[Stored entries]
-- Opening Marker --

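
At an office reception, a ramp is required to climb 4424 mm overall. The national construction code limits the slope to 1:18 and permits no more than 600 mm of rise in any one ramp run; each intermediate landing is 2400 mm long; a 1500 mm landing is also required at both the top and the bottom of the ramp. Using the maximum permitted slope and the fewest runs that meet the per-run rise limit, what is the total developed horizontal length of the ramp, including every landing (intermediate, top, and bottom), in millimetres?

99432 mm

⌈4424/600⌉ = 8 ramp runs. That means 7 intermediate landings.
Ramp run (horizontal) at 1:18: 4424 × 18 = 79632 mm.
7 intermediate landings contribute 7 × 2400 = 16800 mm.
Top and bottom landings: 2 × 1500 = 3000 mm.
Total = 79632 + 16800 + 3000 = 99432 mm.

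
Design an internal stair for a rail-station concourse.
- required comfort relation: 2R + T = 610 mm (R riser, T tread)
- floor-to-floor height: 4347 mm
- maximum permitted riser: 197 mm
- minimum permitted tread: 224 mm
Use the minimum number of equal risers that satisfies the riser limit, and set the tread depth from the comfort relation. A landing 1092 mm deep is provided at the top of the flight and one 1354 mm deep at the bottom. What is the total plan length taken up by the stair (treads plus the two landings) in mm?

At most 197 each: 4347/197 = 22.07, giving 23 risers.
Riser R = 4347 / 23 = 189 mm, within the 197 mm limit.
Tread T = 610 − 2 × 189 = 232 mm (≥ 224 mm).
Treads = 23 − 1 = 22; going = 22 × 232 = 5104 mm.
Add landings: 5104 + 1092 + 1354 = 7550 mm.

7550 mm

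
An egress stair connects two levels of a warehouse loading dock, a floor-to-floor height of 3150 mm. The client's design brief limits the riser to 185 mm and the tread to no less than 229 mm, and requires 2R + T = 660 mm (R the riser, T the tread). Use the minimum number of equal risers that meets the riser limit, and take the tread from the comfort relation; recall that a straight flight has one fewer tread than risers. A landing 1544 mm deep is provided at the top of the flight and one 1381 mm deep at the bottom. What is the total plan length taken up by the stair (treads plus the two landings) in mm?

8195 mm

3150 / 185 = 17.027 → round up to 18 risers.
R = 3150 ÷ 18 = 175 mm.
From 2R + T = 660: T = 660 − 350 = 310 mm.
18 risers give 17 treads; going = 17 × 310 = 5270 mm.
Add landings: 5270 + 1544 + 1381 = 8195 mm.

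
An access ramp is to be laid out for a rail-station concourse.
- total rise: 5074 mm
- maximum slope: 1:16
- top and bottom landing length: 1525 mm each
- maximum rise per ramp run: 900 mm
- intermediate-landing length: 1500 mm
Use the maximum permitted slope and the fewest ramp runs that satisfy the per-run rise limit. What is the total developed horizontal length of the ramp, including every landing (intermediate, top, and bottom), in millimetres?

91734 mm

⌈5074/900⌉ = 6 ramp runs. That means 5 intermediate landings.
Horizontal run for 5074 mm of rise at 1:16 is 5074 × 16 = 81184 mm.
5 intermediate landings contribute 5 × 1500 = 7500 mm.
Top and bottom landings: 2 × 1525 = 3050 mm.
Total = 81184 + 7500 + 3050 = 91734 mm.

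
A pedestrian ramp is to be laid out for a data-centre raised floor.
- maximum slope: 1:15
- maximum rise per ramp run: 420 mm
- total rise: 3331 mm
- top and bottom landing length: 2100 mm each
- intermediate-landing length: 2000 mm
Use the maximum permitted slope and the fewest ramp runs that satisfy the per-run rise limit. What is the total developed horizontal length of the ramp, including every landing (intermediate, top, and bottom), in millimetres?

68165 mm

3331 / 420 = 7.93, so 8 ramp runs are needed. That means 7 intermediate landings.
Horizontal run for 3331 mm of rise at 1:15 is 3331 × 15 = 49965 mm.
7 intermediate landings contribute 7 × 2000 = 14000 mm.
Top and bottom landings: 2 × 2100 = 4200 mm.
Total = 49965 + 14000 + 4200 = 68165 mm.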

-- Closing Marker --

__WHAT IS EXPECTED__
Copy the entries above exactly, but only from the line holding "- total rise: 5074 mm" through the line holding "- intermediate-landing length: 2000 mm", both included.

__RESPONSE TO THE TASK__
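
- total rise: 5074 mm
- maximum slope: 1:16
- top and bottom landing length: 1525 mm each
- maximum rise per ramp run: 900 mm
- intermediate-landing length: 1500 mm
Use the maximum permitted slope and the fewest ramp runs that satisfy the per-run rise limit. What is the total developed horizontal length of the ramp, including every landing (intermediate, top, and bottom), in millimetres?

91734 mm

⌈5074/900⌉ = 6 ramp runs. That means 5 intermediate landings.
Horizontal run for 5074 mm of rise at 1:16 is 5074 × 16 = 81184 mm.
5 intermediate landings contribute 5 × 1500 = 7500 mm.
Top and bottom landings: 2 × 1525 = 3050 mm.
Total = 81184 + 7500 + 3050 = 91734 mm.

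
A pedestrian ramp is to be laid out for a data-centre raised floor.
- maximum slope: 1:15
- maximum rise per ramp run: 420 mm
- total rise: 3331 mm
- top and bottom landing length: 2100 mm each
- intermediate-landing length: 2000 mm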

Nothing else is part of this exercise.